Exercise requirements: Word for word, retype the first line of the records and every following line through the one containing "out: C D 0 5 B A 1 4 3 9 F 8 7 6 2 E".

[Given data — start]

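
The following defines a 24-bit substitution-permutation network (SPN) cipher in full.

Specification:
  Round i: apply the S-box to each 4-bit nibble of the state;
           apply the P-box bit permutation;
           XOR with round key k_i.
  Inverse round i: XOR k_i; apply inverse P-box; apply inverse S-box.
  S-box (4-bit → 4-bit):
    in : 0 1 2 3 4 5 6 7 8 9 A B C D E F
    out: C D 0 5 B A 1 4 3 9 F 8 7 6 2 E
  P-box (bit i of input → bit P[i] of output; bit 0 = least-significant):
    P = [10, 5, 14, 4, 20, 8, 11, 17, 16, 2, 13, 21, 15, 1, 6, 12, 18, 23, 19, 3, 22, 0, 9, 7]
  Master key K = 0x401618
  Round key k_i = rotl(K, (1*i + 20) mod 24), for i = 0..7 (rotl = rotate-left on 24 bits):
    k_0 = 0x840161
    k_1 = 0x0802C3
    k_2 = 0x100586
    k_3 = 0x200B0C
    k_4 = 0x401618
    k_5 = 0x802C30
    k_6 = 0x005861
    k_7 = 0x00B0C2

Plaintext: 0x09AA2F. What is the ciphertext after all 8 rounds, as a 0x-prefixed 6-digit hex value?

0xB10642

s_0 = plaintext = 0x09AA2F
s_1 = Round(s_0, k_0) = 0xA1F39F
s_2 = Round(s_1, k_1) = 0x577038
s_3 = Round(s_2, k_2) = 0x282967
s_4 = Round(s_3, k_3) = 0x954B0C
s_5 = Round(s_4, k_4) = 0xA2CAB2
s_6 = Round(s_5, k_5) = 0xE38EF7
s_7 = Round(s_6, k_6) = 0x0E9166
s_8 = Round(s_7, k_7) = 0xB10642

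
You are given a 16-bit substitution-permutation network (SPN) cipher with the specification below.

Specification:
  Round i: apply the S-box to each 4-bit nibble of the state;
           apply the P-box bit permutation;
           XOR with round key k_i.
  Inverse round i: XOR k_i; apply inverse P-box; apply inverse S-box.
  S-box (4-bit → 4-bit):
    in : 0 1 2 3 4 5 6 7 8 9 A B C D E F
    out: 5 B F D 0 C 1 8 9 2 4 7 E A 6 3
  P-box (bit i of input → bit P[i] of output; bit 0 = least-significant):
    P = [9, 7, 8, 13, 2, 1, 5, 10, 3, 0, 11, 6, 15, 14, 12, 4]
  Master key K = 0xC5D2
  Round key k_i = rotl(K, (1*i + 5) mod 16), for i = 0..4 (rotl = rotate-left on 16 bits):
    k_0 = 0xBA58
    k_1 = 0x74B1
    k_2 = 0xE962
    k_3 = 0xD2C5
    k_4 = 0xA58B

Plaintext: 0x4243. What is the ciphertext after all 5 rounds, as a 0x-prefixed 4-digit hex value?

s_0 = plaintext = 0x4243
s_1 = Round(s_0, k_0) = 0x9111
s_2 = Round(s_1, k_1) = 0x127E
s_3 = Round(s_2, k_2) = 0x24BB
s_4 = Round(s_3, k_3) = 0x0173
s_5 = Round(s_4, k_4) = 0x12C2

0x12C2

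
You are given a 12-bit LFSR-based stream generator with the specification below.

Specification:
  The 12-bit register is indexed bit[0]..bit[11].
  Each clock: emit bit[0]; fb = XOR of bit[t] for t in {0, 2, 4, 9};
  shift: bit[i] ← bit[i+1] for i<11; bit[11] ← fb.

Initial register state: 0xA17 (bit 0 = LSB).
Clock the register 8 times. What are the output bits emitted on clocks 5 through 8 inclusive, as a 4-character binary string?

reg_0 = 0xA17
clock 1: out=1, reg = 0x50B
clock 2: out=1, reg = 0xA85
clock 3: out=1, reg = 0xD42
clock 4: out=0, reg = 0x6A1
clock 5: out=1, reg = 0x350
clock 6: out=0, reg = 0x1A8
clock 7: out=0, reg = 0x0D4
clock 8: out=0, reg = 0x06A

1000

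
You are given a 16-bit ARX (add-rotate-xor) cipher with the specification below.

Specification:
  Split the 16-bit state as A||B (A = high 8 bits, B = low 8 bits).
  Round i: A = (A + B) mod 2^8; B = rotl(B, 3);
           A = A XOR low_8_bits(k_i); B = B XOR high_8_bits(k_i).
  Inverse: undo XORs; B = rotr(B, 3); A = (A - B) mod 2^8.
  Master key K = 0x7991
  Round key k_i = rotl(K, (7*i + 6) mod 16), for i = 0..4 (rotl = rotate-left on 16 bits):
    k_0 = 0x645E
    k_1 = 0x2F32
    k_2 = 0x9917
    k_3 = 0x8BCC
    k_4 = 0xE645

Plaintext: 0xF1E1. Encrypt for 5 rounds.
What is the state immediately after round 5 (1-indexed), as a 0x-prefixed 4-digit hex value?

0xBB34

s_0 = plaintext = 0xF1E1
s_1 = Round(s_0, k_0) = 0x8C6B
s_2 = Round(s_1, k_1) = 0xC574
s_3 = Round(s_2, k_2) = 0x2E3A
s_4 = Round(s_3, k_3) = 0xA45A
s_5 = Round(s_4, k_4) = 0xBB34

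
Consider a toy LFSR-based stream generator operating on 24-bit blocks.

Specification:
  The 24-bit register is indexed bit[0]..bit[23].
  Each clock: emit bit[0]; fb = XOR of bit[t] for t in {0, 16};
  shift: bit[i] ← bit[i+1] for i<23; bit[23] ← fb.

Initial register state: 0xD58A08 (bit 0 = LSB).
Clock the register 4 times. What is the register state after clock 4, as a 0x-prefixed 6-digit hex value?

0xDD58A0

reg_0 = 0xD58A08
clock 1: out=0, reg = 0xEAC504
clock 2: out=0, reg = 0x756282
clock 3: out=0, reg = 0xBAB141
clock 4: out=1, reg = 0xDD58A0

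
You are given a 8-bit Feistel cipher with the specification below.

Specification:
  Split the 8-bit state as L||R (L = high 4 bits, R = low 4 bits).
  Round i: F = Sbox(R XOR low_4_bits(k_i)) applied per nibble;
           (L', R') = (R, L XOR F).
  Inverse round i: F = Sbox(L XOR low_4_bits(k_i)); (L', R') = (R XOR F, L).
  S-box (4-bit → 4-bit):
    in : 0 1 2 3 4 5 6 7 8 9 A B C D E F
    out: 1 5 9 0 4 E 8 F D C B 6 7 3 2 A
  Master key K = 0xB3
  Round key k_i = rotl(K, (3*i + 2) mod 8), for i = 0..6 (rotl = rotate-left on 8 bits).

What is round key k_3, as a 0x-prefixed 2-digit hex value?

K = 0xB3
k_0 = rotl(K, (3*0+2) mod 8) = rotl(K, 2) = 0xCE
k_1 = rotl(K, (3*1+2) mod 8) = rotl(K, 5) = 0x76
k_2 = rotl(K, (3*2+2) mod 8) = rotl(K, 0) = 0xB3
k_3 = rotl(K, (3*3+2) mod 8) = rotl(K, 3) = 0x9D

0x9D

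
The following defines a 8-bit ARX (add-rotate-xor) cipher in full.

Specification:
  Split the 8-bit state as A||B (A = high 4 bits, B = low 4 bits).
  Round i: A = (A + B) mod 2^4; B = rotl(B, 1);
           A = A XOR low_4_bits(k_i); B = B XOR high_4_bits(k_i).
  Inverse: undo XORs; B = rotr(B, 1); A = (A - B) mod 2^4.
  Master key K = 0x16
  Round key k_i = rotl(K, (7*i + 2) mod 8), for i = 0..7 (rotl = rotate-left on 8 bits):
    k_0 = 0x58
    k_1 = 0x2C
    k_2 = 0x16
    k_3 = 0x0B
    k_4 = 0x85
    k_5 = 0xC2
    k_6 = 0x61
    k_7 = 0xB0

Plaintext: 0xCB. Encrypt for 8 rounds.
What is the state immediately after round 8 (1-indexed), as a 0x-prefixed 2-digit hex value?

0x4B

s_0 = plaintext = 0xCB
s_1 = Round(s_0, k_0) = 0xF2
s_2 = Round(s_1, k_1) = 0xD6
s_3 = Round(s_2, k_2) = 0x5D
s_4 = Round(s_3, k_3) = 0x9B
s_5 = Round(s_4, k_4) = 0x1F
s_6 = Round(s_5, k_5) = 0x23
s_7 = Round(s_6, k_6) = 0x40
s_8 = Round(s_7, k_7) = 0x4B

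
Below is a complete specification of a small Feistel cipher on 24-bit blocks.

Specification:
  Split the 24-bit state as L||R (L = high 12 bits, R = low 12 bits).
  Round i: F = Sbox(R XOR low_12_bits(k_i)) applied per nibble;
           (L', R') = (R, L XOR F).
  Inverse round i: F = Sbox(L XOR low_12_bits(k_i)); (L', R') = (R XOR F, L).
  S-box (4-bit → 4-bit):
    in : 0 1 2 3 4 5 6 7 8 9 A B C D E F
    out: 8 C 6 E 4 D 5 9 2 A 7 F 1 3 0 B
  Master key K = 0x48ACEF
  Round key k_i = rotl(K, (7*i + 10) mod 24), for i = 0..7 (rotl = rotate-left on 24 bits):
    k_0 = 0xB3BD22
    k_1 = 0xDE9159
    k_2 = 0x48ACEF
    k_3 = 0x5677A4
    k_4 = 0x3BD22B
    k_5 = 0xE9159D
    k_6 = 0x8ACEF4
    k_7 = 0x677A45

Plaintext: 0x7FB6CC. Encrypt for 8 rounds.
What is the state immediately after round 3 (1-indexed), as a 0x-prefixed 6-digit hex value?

0xCBA026

s_0 = plaintext = 0x7FB6CC
s_1 = Round(s_0, k_0) = 0x6CC8FB
s_2 = Round(s_1, k_1) = 0x8FBCBA
s_3 = Round(s_2, k_2) = 0xCBA026
s_4 = Round(s_3, k_3) = 0x02659C
s_5 = Round(s_4, k_4) = 0x59C9DF
s_6 = Round(s_5, k_5) = 0x9DF4DA
s_7 = Round(s_6, k_6) = 0x4DAEBF
s_8 = Round(s_7, k_7) = 0xEBF06D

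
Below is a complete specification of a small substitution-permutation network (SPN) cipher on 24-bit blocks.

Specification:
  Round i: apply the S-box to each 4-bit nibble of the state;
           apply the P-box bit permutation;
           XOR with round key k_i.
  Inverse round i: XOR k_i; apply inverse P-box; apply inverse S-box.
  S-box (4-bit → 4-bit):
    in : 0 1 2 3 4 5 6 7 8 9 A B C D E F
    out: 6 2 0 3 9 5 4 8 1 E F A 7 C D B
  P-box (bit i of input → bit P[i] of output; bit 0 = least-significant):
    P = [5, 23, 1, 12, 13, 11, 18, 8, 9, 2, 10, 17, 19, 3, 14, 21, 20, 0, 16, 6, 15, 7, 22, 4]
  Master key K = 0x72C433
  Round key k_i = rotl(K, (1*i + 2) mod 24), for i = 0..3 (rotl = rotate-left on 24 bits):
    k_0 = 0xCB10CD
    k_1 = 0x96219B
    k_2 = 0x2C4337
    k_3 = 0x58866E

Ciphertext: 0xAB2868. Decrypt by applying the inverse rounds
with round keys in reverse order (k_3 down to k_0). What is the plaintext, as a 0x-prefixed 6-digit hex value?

s_0 = ciphertext = 0xAB2868
s_1 = InvRound(s_0, k_3) = 0x557A30
s_2 = InvRound(s_1, k_2) = 0x6C41FD
s_3 = InvRound(s_2, k_1) = 0x64EB8C
s_4 = InvRound(s_3, k_0) = 0x89E4AB

0x89E4AB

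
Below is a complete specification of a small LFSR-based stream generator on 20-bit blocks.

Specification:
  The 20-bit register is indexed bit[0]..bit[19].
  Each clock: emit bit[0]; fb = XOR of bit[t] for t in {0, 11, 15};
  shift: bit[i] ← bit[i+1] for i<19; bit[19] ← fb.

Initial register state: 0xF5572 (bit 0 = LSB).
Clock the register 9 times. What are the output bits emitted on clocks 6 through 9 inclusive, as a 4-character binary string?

reg_0 = 0xF5572
clock 1: out=0, reg = 0x7AAB9
clock 2: out=1, reg = 0xBD55C
clock 3: out=0, reg = 0xDEAAE
clock 4: out=0, reg = 0x6F557
clock 5: out=1, reg = 0x37AAB
clock 6: out=1, reg = 0x1BD55
clock 7: out=1, reg = 0x8DEAA
clock 8: out=0, reg = 0x46F55
clock 9: out=1, reg = 0x237AA

1101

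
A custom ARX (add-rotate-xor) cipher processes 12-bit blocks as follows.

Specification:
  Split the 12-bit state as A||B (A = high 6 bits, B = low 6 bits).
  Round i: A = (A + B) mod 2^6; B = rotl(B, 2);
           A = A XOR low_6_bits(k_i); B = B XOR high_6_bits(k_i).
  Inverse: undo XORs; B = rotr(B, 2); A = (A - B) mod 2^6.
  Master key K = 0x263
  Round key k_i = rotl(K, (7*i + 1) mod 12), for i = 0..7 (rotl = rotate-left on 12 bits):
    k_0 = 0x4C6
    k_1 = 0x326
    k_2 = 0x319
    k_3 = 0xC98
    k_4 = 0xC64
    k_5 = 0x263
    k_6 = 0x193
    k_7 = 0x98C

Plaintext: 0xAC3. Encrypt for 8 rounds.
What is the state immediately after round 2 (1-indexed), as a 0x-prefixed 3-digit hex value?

s_0 = plaintext = 0xAC3
s_1 = Round(s_0, k_0) = 0xA1F
s_2 = Round(s_1, k_1) = 0x871
s_3 = Round(s_2, k_2) = 0x2CB
s_4 = Round(s_3, k_3) = 0x39E
s_5 = Round(s_4, k_4) = 0x208
s_6 = Round(s_5, k_5) = 0xCE9
s_7 = Round(s_6, k_6) = 0x3E0
s_8 = Round(s_7, k_7) = 0x8E4

0x871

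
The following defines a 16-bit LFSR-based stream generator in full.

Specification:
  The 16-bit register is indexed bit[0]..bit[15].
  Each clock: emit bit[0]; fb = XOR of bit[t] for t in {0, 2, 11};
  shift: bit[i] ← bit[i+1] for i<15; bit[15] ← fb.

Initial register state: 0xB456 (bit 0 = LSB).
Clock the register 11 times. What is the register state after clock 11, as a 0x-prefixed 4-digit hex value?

reg_0 = 0xB456
clock 1: out=0, reg = 0xDA2B
clock 2: out=1, reg = 0x6D15
clock 3: out=1, reg = 0xB68A
clock 4: out=0, reg = 0x5B45
clock 5: out=1, reg = 0xADA2
clock 6: out=0, reg = 0xD6D1
clock 7: out=1, reg = 0xEB68
clock 8: out=0, reg = 0xF5B4
clock 9: out=0, reg = 0xFADA
clock 10: out=0, reg = 0xFD6D
clock 11: out=1, reg = 0xFEB6

0xFEB6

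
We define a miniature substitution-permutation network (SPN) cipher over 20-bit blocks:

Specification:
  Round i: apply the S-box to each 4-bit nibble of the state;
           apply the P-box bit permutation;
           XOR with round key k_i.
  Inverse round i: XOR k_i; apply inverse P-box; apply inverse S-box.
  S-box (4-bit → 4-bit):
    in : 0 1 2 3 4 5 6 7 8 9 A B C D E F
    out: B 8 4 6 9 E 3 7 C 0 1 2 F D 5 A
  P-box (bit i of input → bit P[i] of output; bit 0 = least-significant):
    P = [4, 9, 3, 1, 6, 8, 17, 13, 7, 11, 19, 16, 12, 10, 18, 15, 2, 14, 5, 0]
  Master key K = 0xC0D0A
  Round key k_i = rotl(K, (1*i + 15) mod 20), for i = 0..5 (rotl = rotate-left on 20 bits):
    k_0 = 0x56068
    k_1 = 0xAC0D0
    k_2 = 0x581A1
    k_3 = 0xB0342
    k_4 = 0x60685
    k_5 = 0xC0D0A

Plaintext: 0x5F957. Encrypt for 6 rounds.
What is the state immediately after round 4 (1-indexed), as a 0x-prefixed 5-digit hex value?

s_0 = plaintext = 0x5F957
s_1 = Round(s_0, k_0) = 0x78751
s_2 = Round(s_1, k_1) = 0x42976
s_3 = Round(s_2, k_2) = 0x382F4
s_4 = Round(s_3, k_3) = 0x7E270
s_5 = Round(s_4, k_4) = 0x855F3
s_6 = Round(s_5, k_5) = 0x1A223

0x7E270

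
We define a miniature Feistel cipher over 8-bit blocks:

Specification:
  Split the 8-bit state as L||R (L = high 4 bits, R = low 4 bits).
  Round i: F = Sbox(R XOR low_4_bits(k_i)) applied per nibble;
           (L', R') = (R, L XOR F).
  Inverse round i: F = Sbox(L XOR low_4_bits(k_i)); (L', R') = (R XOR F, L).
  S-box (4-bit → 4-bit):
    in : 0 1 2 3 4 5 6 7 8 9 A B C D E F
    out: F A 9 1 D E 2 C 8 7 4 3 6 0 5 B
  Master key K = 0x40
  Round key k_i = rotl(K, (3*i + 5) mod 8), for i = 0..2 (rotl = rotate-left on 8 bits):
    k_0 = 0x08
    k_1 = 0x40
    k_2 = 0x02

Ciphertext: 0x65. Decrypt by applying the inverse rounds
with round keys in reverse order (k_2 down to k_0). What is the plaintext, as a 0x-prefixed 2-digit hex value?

0xAE

s_0 = ciphertext = 0x65
s_1 = InvRound(s_0, k_2) = 0x86
s_2 = InvRound(s_1, k_1) = 0xE8
s_3 = InvRound(s_2, k_0) = 0xAE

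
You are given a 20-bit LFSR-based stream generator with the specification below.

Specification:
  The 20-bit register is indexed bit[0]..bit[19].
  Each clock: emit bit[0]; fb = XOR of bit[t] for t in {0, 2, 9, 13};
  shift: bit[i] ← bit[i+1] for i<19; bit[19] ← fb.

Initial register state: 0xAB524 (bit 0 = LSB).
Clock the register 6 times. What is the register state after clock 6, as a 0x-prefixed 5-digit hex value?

reg_0 = 0xAB524
clock 1: out=0, reg = 0x55A92
clock 2: out=0, reg = 0xAAD49
clock 3: out=1, reg = 0x556A4
clock 4: out=0, reg = 0x2AB52
clock 5: out=0, reg = 0x155A9
clock 6: out=1, reg = 0x8AAD4

0x8AAD4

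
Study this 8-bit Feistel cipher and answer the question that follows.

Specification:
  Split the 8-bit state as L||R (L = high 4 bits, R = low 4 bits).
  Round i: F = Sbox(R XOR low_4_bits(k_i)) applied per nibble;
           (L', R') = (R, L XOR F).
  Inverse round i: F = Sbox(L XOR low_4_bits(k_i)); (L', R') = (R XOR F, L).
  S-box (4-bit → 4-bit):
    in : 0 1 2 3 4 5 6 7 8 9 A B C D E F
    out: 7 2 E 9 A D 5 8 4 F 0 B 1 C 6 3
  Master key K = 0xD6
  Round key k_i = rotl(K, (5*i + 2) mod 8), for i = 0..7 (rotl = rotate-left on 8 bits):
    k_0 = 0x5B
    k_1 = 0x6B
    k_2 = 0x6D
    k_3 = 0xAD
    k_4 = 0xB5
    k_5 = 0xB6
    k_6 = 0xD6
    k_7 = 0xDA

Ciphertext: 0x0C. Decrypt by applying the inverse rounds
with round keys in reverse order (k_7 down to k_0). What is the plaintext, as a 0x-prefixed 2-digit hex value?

0x70

s_0 = ciphertext = 0x0C
s_1 = InvRound(s_0, k_7) = 0xC0
s_2 = InvRound(s_1, k_6) = 0x0C
s_3 = InvRound(s_2, k_5) = 0x90
s_4 = InvRound(s_3, k_4) = 0x19
s_5 = InvRound(s_4, k_3) = 0x81
s_6 = InvRound(s_5, k_2) = 0xC8
s_7 = InvRound(s_6, k_1) = 0x0C
s_8 = InvRound(s_7, k_0) = 0x70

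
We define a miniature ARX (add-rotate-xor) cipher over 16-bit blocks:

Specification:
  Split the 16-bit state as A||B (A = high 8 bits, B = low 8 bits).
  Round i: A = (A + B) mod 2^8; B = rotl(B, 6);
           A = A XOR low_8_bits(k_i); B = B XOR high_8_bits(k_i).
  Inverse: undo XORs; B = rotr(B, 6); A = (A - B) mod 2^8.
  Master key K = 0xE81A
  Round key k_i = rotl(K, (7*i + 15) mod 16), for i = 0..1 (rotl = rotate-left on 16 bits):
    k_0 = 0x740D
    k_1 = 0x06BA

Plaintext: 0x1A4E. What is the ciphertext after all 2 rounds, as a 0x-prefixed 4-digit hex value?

0xF6FF

s_0 = plaintext = 0x1A4E
s_1 = Round(s_0, k_0) = 0x65E7
s_2 = Round(s_1, k_1) = 0xF6FF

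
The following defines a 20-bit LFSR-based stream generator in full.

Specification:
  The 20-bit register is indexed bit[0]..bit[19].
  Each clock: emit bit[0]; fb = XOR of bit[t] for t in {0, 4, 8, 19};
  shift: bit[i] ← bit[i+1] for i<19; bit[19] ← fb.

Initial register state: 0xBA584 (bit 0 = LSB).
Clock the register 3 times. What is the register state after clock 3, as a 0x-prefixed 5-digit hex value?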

[Given data — finish]

Problem solution:
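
The following defines a 24-bit substitution-permutation network (SPN) cipher in full.

Specification:
  Round i: apply the S-box to each 4-bit nibble of the state;
           apply the P-box bit permutation;
           XOR with round key k_i.
  Inverse round i: XOR k_i; apply inverse P-box; apply inverse S-box.
  S-box (4-bit → 4-bit):
    in : 0 1 2 3 4 5 6 7 8 9 A B C D E F
    out: C D 0 5 B A 1 4 3 9 F 8 7 6 2 E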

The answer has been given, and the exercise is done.